**Brief**. The entries below should be transcribed exactly, every one of them.

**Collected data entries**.
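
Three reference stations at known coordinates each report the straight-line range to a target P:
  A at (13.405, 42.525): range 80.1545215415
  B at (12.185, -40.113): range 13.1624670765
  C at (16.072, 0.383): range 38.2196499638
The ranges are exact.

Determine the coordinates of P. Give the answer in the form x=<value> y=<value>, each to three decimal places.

eq1: (x − 13.405)² + (y − 42.525)² = 80.1545215415²
eq2: (x − 12.185)² + (y + 40.113)² = 13.1624670765²
eq3: (x − 16.072)² + (y − 0.383)² = 38.2196499638²
eq1−eq2, eq1−eq3 (x²,y² cancel):
  -2.440·x − 165.276·y = 6020.954128
  5.334·x − 84.284·y = 3234.391903
det = -2.440·-84.284 − -165.276·5.334 = 1087.235144
x = (6020.954128·-84.284 − -165.276·3234.391903) / 1087.235144 = 24.923089
y = (-2.440·3234.391903 − 6020.954128·5.334) / 1087.235144 = -36.797638

x=24.923 y=-36.798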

**Your response**.
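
Three reference stations at known coordinates each report the straight-line range to a target P:
  A at (13.405, 42.525): range 80.1545215415
  B at (12.185, -40.113): range 13.1624670765
  C at (16.072, 0.383): range 38.2196499638
The ranges are exact.

Determine the coordinates of P. Give the answer in the form x=<value> y=<value>, each to three decimal places.

eq1: (x − 13.405)² + (y − 42.525)² = 80.1545215415²
eq2: (x − 12.185)² + (y + 40.113)² = 13.1624670765²
eq3: (x − 16.072)² + (y − 0.383)² = 38.2196499638²
eq1−eq2, eq1−eq3 (x²,y² cancel):
  -2.440·x − 165.276·y = 6020.954128
  5.334·x − 84.284·y = 3234.391903
det = -2.440·-84.284 − -165.276·5.334 = 1087.235144
x = (6020.954128·-84.284 − -165.276·3234.391903) / 1087.235144 = 24.923089
y = (-2.440·3234.391903 − 6020.954128·5.334) / 1087.235144 = -36.797638

x=24.923 y=-36.798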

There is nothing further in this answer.